GOAL OF THE EXERCISE: Copy every entry exactly.

Collected data
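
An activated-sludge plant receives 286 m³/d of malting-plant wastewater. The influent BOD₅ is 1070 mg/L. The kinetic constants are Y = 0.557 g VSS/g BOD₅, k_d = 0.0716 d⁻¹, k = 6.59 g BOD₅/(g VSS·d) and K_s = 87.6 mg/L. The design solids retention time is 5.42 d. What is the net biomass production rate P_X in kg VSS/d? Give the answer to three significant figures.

P_X ≈ 122 kg VSS/d

For a completely mixed reactor with recycle the Lawrence–McCarty relation gives S = K_s·(1 + k_d·θ_c) / [θ_c·(Y·k − k_d) − 1] = 87.6 × (1 + 0.0716 × 5.42) / [5.42 × (0.557 × 6.59 − 0.0716) − 1] = 121.6 / 18.51 = 6.570 mg/L.
The observed yield is Y_obs = Y/(1 + k_d·θ_c) = 0.557 / (1 + 0.0716 × 5.42) = 0.557 / 1.388 = 0.4013 g VSS per g BOD₅ removed.
Mass of BOD₅ removed per day: Q(S₀ − S) = 286 × 1063 g/m³ = 304.1 kg/d.
Biomass produced: P_X = Y_obs·Q·ΔS = 0.4013 × 304.1 ≈ 122.0 kg VSS/d.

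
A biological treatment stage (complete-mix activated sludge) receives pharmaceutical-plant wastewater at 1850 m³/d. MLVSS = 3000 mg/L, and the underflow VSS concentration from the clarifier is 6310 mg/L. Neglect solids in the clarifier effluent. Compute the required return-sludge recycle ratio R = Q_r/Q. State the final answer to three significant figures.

R ≈ 0.906

Solids balance on the clarifier gives (1+R)X = R·X_r, so R = X/(X_r − X) = 3000 / (6310 − 3000) = 0.9063.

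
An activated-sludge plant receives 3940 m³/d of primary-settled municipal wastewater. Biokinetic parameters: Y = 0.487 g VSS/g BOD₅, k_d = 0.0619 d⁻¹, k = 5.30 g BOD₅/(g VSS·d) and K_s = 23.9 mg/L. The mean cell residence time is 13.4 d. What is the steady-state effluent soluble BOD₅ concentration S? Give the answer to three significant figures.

Effluent substrate depends only on kinetics and SRT: S = K_s(1 + k_d θ_c) / [θ_c(Yk − k_d) − 1] = 23.9 × (1 + 0.0619 × 13.4) / [13.4 × (0.487 × 5.30 − 0.0619) − 1] = 43.72 / 32.76 = 1.335 mg/L.

S ≈ 1.33 mg/L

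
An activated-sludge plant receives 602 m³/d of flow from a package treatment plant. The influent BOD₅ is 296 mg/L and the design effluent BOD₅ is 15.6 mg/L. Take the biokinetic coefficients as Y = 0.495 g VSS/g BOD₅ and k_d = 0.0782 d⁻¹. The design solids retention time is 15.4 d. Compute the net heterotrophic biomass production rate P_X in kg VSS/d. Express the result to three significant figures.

Y_obs = Y / (1 + k_d θ_c) = 0.495 / (1 + 0.0782 × 15.4) = 0.495 / 2.204 = 0.2246.
ΔS = 296 − 15.6 = 280.4 mg/L, so the substrate removal rate is 602 × 280.4/1000 = 168.8 kg BOD₅/d.
Net biomass production P_X = Y_obs × Q·(S₀ − S) = 0.2246 × 168.8 = 37.91 kg VSS/d.

P_X ≈ 37.9 kg VSS/d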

TASK RESULT:
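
An activated-sludge plant receives 286 m³/d of malting-plant wastewater. The influent BOD₅ is 1070 mg/L. The kinetic constants are Y = 0.557 g VSS/g BOD₅, k_d = 0.0716 d⁻¹, k = 6.59 g BOD₅/(g VSS·d) and K_s = 87.6 mg/L. The design solids retention time is 5.42 d. What is the net biomass production rate P_X in kg VSS/d? Give the answer to three significant figures.

P_X ≈ 122 kg VSS/d

For a completely mixed reactor with recycle the Lawrence–McCarty relation gives S = K_s·(1 + k_d·θ_c) / [θ_c·(Y·k − k_d) − 1] = 87.6 × (1 + 0.0716 × 5.42) / [5.42 × (0.557 × 6.59 − 0.0716) − 1] = 121.6 / 18.51 = 6.570 mg/L.
The observed yield is Y_obs = Y/(1 + k_d·θ_c) = 0.557 / (1 + 0.0716 × 5.42) = 0.557 / 1.388 = 0.4013 g VSS per g BOD₅ removed.
Mass of BOD₅ removed per day: Q(S₀ − S) = 286 × 1063 g/m³ = 304.1 kg/d.
Biomass produced: P_X = Y_obs·Q·ΔS = 0.4013 × 304.1 ≈ 122.0 kg VSS/d.

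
A biological treatment stage (complete-mix activated sludge) receives pharmaceutical-plant wastewater at 1850 m³/d. MLVSS = 3000 mg/L, and the underflow VSS concentration from the clarifier is 6310 mg/L. Neglect solids in the clarifier effluent. Compute the required return-sludge recycle ratio R = Q_r/Q. State the final answer to three significant figures.

R ≈ 0.906

Solids balance on the clarifier gives (1+R)X = R·X_r, so R = X/(X_r − X) = 3000 / (6310 − 3000) = 0.9063.

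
An activated-sludge plant receives 3940 m³/d of primary-settled municipal wastewater. Biokinetic parameters: Y = 0.487 g VSS/g BOD₅, k_d = 0.0619 d⁻¹, k = 5.30 g BOD₅/(g VSS·d) and K_s = 23.9 mg/L. The mean cell residence time is 13.4 d. What is the steady-state effluent soluble BOD₅ concentration S? Give the answer to three significant figures.

Effluent substrate depends only on kinetics and SRT: S = K_s(1 + k_d θ_c) / [θ_c(Yk − k_d) − 1] = 23.9 × (1 + 0.0619 × 13.4) / [13.4 × (0.487 × 5.30 − 0.0619) − 1] = 43.72 / 32.76 = 1.335 mg/L.

S ≈ 1.33 mg/L

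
An activated-sludge plant receives 602 m³/d of flow from a package treatment plant. The influent BOD₅ is 296 mg/L and the design effluent BOD₅ is 15.6 mg/L. Take the biokinetic coefficients as Y = 0.495 g VSS/g BOD₅ and k_d = 0.0782 d⁻¹. The design solids retention time is 15.4 d. Compute the net heterotrophic biomass production rate P_X in kg VSS/d. Express the result to three significant figures.

Y_obs = Y / (1 + k_d θ_c) = 0.495 / (1 + 0.0782 × 15.4) = 0.495 / 2.204 = 0.2246.
ΔS = 296 − 15.6 = 280.4 mg/L, so the substrate removal rate is 602 × 280.4/1000 = 168.8 kg BOD₅/d.
Net biomass production P_X = Y_obs × Q·(S₀ − S) = 0.2246 × 168.8 = 37.91 kg VSS/d.

P_X ≈ 37.9 kg VSS/d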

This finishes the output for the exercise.